- Goal of the exercise: Reproduce exactly the line that contains "Let F be a family of 7-element" and all lines that follow it in the records below, ending with the last one.

- Study material:
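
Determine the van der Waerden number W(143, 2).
W(143, 2) = 143 + 1 = 144

A 2-term AP is any pair of integers, so a monochromatic 2-AP exists iff some colour is used at least twice. With 143 colours, the colouring i ↦ i on {1, ..., 143} uses each colour once, avoiding any monochromatic pair, so W(143, 2) > 143. For {1, ..., 144}, pigeonhole forces two integers of the same colour, which form a monochromatic 2-AP. Hence W(143, 2) = 144.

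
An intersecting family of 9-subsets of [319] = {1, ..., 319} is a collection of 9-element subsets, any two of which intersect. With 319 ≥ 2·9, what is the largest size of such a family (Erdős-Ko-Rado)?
max |F| = C(318, 8) = 2373299041514193

Erdős-Ko-Rado (1961): when n ≥ 2k, max |F| = C(n−1, k−1). The bound is attained by the star {A : i ∈ A} for any fixed i ∈ [n]. Here C(319−1, 9−1) = C(318, 8) = 2373299041514193.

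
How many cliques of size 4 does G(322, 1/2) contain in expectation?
E[# K_4] = C(322, 4) · (1/2)^C(4, 2) = 439633040 / 2^6 = 27477065/4 = 6869266.25

For each 4-subset S of vertices (there are C(322, 4) = 439633040 such S), let X_S = 1 if S induces a K_4 (all C(4, 2) = 6 edges present). Then P(X_S = 1) = (1/2)^6 = 1/64. By linearity of expectation, E[# K_4] = C(322, 4) · (1/2)^6 = 439633040 / 64 = 27477065/4 = 6869266.25.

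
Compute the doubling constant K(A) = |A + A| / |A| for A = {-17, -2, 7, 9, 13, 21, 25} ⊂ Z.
K = |A + A| / |A| = 26/7

Enumerate A + A = {a + b : a, b ∈ A}. With |A| = 7, there are |A|^2 = 49 ordered sum pairs; collecting distinct values, A + A = {-34, -19, -10, -8, -4, 4, 5, 7, 8, 11, 14, 16, 18, 19, 20, 22, 23, 26, 28, 30, 32, 34, 38, 42, 46, 50}, so |A + A| = 26. Thus K = 26/7. For comparison, the minimum possible |A + A| over all 7-element sets is 2·7 − 1 = 13 (so min K = 13/7), attained only by arithmetic progressions.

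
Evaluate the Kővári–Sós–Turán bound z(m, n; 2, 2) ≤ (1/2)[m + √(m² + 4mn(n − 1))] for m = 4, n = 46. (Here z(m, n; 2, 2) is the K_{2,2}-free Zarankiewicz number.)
z(4, 46; 2, 2) ≤ (1/2)[4 + √(4² + 4·4·46·45)] = (1/2)[4 + √33136] = 93.0165

Kővári–Sós–Turán: let r_1, ..., r_4 be the row sums and z = Σ r_i the total number of 1s. Each pair of columns can share at most one row with both entries 1 (else a 2×2 all-ones block appears), so Σ_i C(r_i, 2) ≤ C(46, 2) = 1035. By convexity Σ_i C(r_i, 2) ≥ 4·C(z/4, 2) = z(z − 4)/(2·4), giving z² − 4z − 4·46·45 ≤ 0 and hence z ≤ (1/2)[4 + √(16 + 4·8280)] = (1/2)[4 + √33136] ≈ (1/2)(4 + 182.033) = 93.0165.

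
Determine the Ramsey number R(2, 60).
R(2, 60) = 60

R(2, k) = k for all k ≥ 2: in a 2-colouring of K_k, either some edge is red (a red K_2) or all edges are blue (a blue K_k). And K_{59} coloured all-blue has no blue K_60, so R(2, 60) > 59. Hence R(2, 60) = 60.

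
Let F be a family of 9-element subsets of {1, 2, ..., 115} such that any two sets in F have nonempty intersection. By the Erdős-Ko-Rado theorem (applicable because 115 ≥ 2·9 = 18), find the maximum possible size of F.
max |F| = C(114, 8) = 550339251858

Erdős-Ko-Rado (1961): when n ≥ 2k, max |F| = C(n−1, k−1). The bound is attained by the star {A : i ∈ A} for any fixed i ∈ [n]. Here C(115−1, 9−1) = C(114, 8) = 550339251858.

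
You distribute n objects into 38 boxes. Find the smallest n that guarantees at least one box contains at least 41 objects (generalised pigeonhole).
n = (41 − 1)·38 + 1 = 1521

By the generalised pigeonhole principle, to guarantee some box contains ≥ r objects we need more than (r − 1) · k objects total. Threshold: n = (r − 1) · k + 1. With r = 41 and k = 38: n = 40 · 38 + 1 = 1520 + 1 = 1521. For n = 1520 = 40 · 38, we can put exactly 40 objects in every box, avoiding 41 in any single one — so 1521 is tight.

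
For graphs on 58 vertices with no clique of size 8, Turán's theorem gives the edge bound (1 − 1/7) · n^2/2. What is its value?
Turán density bound = (6/7) · 58^2/2 = 10092/7 ≈ 1441.7143

Turán's theorem: ex(n, K_{r+1}) is achieved by the complete r-partite Turán graph T(n, r) with parts as balanced as possible, and is at most (1 − 1/r) · n^2/2. For r = 7, n = 58: the density bound is (6/7) · 3364/2 = 10092/7 ≈ 1441.7143. The integer-valued extremum is e(T(58, 7)) = 1441, which is strictly less than the density bound 10092/7 since 7 ∤ 58 (the parts of T(58, 7) cannot all be equal).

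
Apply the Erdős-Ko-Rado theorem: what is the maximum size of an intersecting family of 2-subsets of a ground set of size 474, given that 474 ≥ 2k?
max |F| = C(473, 1) = 473

The Erdős-Ko-Rado theorem states: for n ≥ 2k, an intersecting family of k-subsets of an n-element set has size at most C(n − 1, k − 1), with equality for 'star' families {A ⊆ [n] : |A| = k, i ∈ A} (fix an element i). For n = 474, k = 2: C(473, 1) = 473.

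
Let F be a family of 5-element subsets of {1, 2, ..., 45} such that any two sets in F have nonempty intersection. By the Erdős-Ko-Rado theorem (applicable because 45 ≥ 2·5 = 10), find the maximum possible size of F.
max |F| = C(44, 4) = 135751

Erdős-Ko-Rado (1961): when n ≥ 2k, max |F| = C(n−1, k−1). The bound is attained by the star {A : i ∈ A} for any fixed i ∈ [n]. Here C(45−1, 5−1) = C(44, 4) = 135751.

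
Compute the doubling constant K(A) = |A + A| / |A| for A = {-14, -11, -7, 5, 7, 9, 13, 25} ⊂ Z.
K = |A + A| / |A| = 30/8 = 15/4

Enumerate A + A = {a + b : a, b ∈ A}. With |A| = 8, there are |A|^2 = 64 ordered sum pairs; collecting distinct values, A + A = {-28, -25, -22, -21, -18, -14, -9, -7, -6, -5, -4, -2, -1, 0, 2, 6, 10, 11, 12, 14, 16, 18, 20, 22, 26, 30, 32, 34, 38, 50}, so |A + A| = 30. Thus K = 30/8 = 15/4. For comparison, the minimum possible |A + A| over all 8-element sets is 2·8 − 1 = 15 (so min K = 15/8), attained only by arithmetic progressions.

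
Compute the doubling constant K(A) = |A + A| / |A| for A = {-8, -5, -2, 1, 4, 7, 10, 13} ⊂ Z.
K = |A + A| / |A| = 15/8

Enumerate A + A = {a + b : a, b ∈ A}. With |A| = 8, there are |A|^2 = 64 ordered sum pairs; collecting distinct values, A + A = {-16, -13, -10, -7, -4, -1, 2, 5, 8, 11, 14, 17, 20, 23, 26}, so |A + A| = 15. Thus K = 15/8. Here |A + A| = 2|A| − 1 = 15, the minimum possible — so K = 15/8 is minimal, which holds iff A is an arithmetic progression.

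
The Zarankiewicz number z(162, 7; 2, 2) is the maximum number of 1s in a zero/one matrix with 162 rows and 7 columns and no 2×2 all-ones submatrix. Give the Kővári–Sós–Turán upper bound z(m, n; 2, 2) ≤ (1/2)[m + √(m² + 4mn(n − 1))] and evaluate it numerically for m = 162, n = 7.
z(162, 7; 2, 2) ≤ (1/2)[162 + √(162² + 4·162·7·6)] = (1/2)[162 + √53460] = 196.6071

Kővári–Sós–Turán: let r_1, ..., r_162 be the row sums and z = Σ r_i the total number of 1s. Each pair of columns can share at most one row with both entries 1 (else a 2×2 all-ones block appears), so Σ_i C(r_i, 2) ≤ C(7, 2) = 21. By convexity Σ_i C(r_i, 2) ≥ 162·C(z/162, 2) = z(z − 162)/(2·162), giving z² − 162z − 162·7·6 ≤ 0 and hence z ≤ (1/2)[162 + √(26244 + 4·6804)] = (1/2)[162 + √53460] ≈ (1/2)(162 + 231.2142) = 196.6071.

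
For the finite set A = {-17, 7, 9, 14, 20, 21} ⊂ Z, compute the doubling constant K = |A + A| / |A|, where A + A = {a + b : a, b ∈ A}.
K = |A + A| / |A| = 20/6 = 10/3

Enumerate A + A = {a + b : a, b ∈ A}. With |A| = 6, there are |A|^2 = 36 ordered sum pairs; collecting distinct values, A + A = {-34, -10, -8, -3, 3, 4, 14, 16, 18, 21, 23, 27, 28, 29, 30, 34, 35, 40, 41, 42}, so |A + A| = 20. Thus K = 20/6 = 10/3. For comparison, the minimum possible |A + A| over all 6-element sets is 2·6 − 1 = 11 (so min K = 11/6), attained only by arithmetic progressions.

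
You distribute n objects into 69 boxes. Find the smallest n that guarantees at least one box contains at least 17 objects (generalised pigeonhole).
n = (17 − 1)·69 + 1 = 1105

By the generalised pigeonhole principle, to guarantee some box contains ≥ r objects we need more than (r − 1) · k objects total. Threshold: n = (r − 1) · k + 1. With r = 17 and k = 69: n = 16 · 69 + 1 = 1104 + 1 = 1105. For n = 1104 = 16 · 69, we can put exactly 16 objects in every box, avoiding 17 in any single one — so 1105 is tight.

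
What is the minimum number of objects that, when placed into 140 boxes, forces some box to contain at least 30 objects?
n = (30 − 1)·140 + 1 = 4061

By the generalised pigeonhole principle, to guarantee some box contains ≥ r objects we need more than (r − 1) · k objects total. Threshold: n = (r − 1) · k + 1. With r = 30 and k = 140: n = 29 · 140 + 1 = 4060 + 1 = 4061. For n = 4060 = 29 · 140, we can put exactly 29 objects in every box, avoiding 30 in any single one — so 4061 is tight.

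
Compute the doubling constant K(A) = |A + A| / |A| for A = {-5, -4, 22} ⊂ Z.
K = |A + A| / |A| = 6/3 = 2

Enumerate A + A = {a + b : a, b ∈ A}. With |A| = 3, there are |A|^2 = 9 ordered sum pairs; collecting distinct values, A + A = {-10, -9, -8, 17, 18, 44}, so |A + A| = 6. Thus K = 6/3 = 2. For comparison, the minimum possible |A + A| over all 3-element sets is 2·3 − 1 = 5 (so min K = 5/3), attained only by arithmetic progressions.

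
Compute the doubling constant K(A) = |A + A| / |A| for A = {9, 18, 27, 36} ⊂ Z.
K = |A + A| / |A| = 7/4

Enumerate A + A = {a + b : a, b ∈ A}. With |A| = 4, there are |A|^2 = 16 ordered sum pairs; collecting distinct values, A + A = {18, 27, 36, 45, 54, 63, 72}, so |A + A| = 7. Thus K = 7/4. Here |A + A| = 2|A| − 1 = 7, the minimum possible — so K = 7/4 is minimal, which holds iff A is an arithmetic progression.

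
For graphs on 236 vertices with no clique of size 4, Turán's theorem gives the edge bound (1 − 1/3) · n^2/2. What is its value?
Turán density bound = (2/3) · 236^2/2 = 55696/3 ≈ 18565.3333

Turán's theorem: ex(n, K_{r+1}) is achieved by the complete r-partite Turán graph T(n, r) with parts as balanced as possible, and is at most (1 − 1/r) · n^2/2. For r = 3, n = 236: the density bound is (2/3) · 55696/2 = 55696/3 ≈ 18565.3333. The integer-valued extremum is e(T(236, 3)) = 18565, which is strictly less than the density bound 55696/3 since 3 ∤ 236 (the parts of T(236, 3) cannot all be equal).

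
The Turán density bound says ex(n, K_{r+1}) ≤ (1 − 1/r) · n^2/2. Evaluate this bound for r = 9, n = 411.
Turán density bound = (8/9) · 411^2/2 = 75076

Turán's theorem: ex(n, K_{r+1}) is achieved by the complete r-partite Turán graph T(n, r) with parts as balanced as possible, and is at most (1 − 1/r) · n^2/2. For r = 9, n = 411: the density bound is (8/9) · 168921/2 = 75076. The integer-valued extremum is e(T(411, 9)) = 75075, which is strictly less than the density bound 75076 since 9 ∤ 411 (the parts of T(411, 9) cannot all be equal).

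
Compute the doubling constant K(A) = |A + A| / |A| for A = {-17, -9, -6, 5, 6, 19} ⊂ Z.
K = |A + A| / |A| = 19/6

Enumerate A + A = {a + b : a, b ∈ A}. With |A| = 6, there are |A|^2 = 36 ordered sum pairs; collecting distinct values, A + A = {-34, -26, -23, -18, -15, -12, -11, -4, -3, -1, 0, 2, 10, 11, 12, 13, 24, 25, 38}, so |A + A| = 19. Thus K = 19/6. For comparison, the minimum possible |A + A| over all 6-element sets is 2·6 − 1 = 11 (so min K = 11/6), attained only by arithmetic progressions.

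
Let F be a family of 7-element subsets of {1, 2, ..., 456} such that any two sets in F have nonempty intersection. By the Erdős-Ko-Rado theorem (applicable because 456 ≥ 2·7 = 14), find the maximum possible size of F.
max |F| = C(455, 6) = 11922310975575

Erdős-Ko-Rado (1961): when n ≥ 2k, max |F| = C(n−1, k−1). The bound is attained by the star {A : i ∈ A} for any fixed i ∈ [n]. Here C(456−1, 7−1) = C(455, 6) = 11922310975575.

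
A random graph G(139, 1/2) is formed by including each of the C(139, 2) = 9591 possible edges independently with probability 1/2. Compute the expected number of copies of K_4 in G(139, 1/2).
E[# K_4] = C(139, 4) · (1/2)^C(4, 2) = 14891626 / 2^6 = 7445813/32 = 232681.65625

For each 4-subset S of vertices (there are C(139, 4) = 14891626 such S), let X_S = 1 if S induces a K_4 (all C(4, 2) = 6 edges present). Then P(X_S = 1) = (1/2)^6 = 1/64. By linearity of expectation, E[# K_4] = C(139, 4) · (1/2)^6 = 14891626 / 64 = 7445813/32 = 232681.65625.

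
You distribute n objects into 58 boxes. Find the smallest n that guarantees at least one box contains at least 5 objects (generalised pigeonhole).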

- Exercise output:
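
Let F be a family of 7-element subsets of {1, 2, ..., 456} such that any two sets in F have nonempty intersection. By the Erdős-Ko-Rado theorem (applicable because 456 ≥ 2·7 = 14), find the maximum possible size of F.
max |F| = C(455, 6) = 11922310975575

Erdős-Ko-Rado (1961): when n ≥ 2k, max |F| = C(n−1, k−1). The bound is attained by the star {A : i ∈ A} for any fixed i ∈ [n]. Here C(456−1, 7−1) = C(455, 6) = 11922310975575.

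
A random graph G(139, 1/2) is formed by including each of the C(139, 2) = 9591 possible edges independently with probability 1/2. Compute the expected number of copies of K_4 in G(139, 1/2).
E[# K_4] = C(139, 4) · (1/2)^C(4, 2) = 14891626 / 2^6 = 7445813/32 = 232681.65625

For each 4-subset S of vertices (there are C(139, 4) = 14891626 such S), let X_S = 1 if S induces a K_4 (all C(4, 2) = 6 edges present). Then P(X_S = 1) = (1/2)^6 = 1/64. By linearity of expectation, E[# K_4] = C(139, 4) · (1/2)^6 = 14891626 / 64 = 7445813/32 = 232681.65625.

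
You distribute n objects into 58 boxes. Find the smallest n that guarantees at least one box contains at least 5 objects (generalised pigeonhole).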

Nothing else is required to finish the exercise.